Every record here should be printed again exactly.

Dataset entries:
+ + + + +
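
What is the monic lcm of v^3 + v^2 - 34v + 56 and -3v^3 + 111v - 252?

Repeated division with remainder:
  v^3 + v^2 - 34v + 56 = (-1/3)(-3v^3 + 111v - 252) + (v^2 + 3v - 28)
  -3v^3 + 111v - 252 = (-3v + 9)(v^2 + 3v - 28) + (0)
The last nonzero remainder v^2 + 3v - 28 is already monic.
Then lcm(f, g) = f·g / gcd(f, g); expanding and making the result monic gives the answer.

v^4 - 2v^3 - 37v^2 + 158v - 168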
+ + + + +
> _The answer_:
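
What is the monic lcm of v^3 + v^2 - 34v + 56 and -3v^3 + 111v - 252?

Repeated division with remainder:
  v^3 + v^2 - 34v + 56 = (-1/3)(-3v^3 + 111v - 252) + (v^2 + 3v - 28)
  -3v^3 + 111v - 252 = (-3v + 9)(v^2 + 3v - 28) + (0)
The last nonzero remainder v^2 + 3v - 28 is already monic.
Then lcm(f, g) = f·g / gcd(f, g); expanding and making the result monic gives the answer.

v^4 - 2v^3 - 37v^2 + 158v - 168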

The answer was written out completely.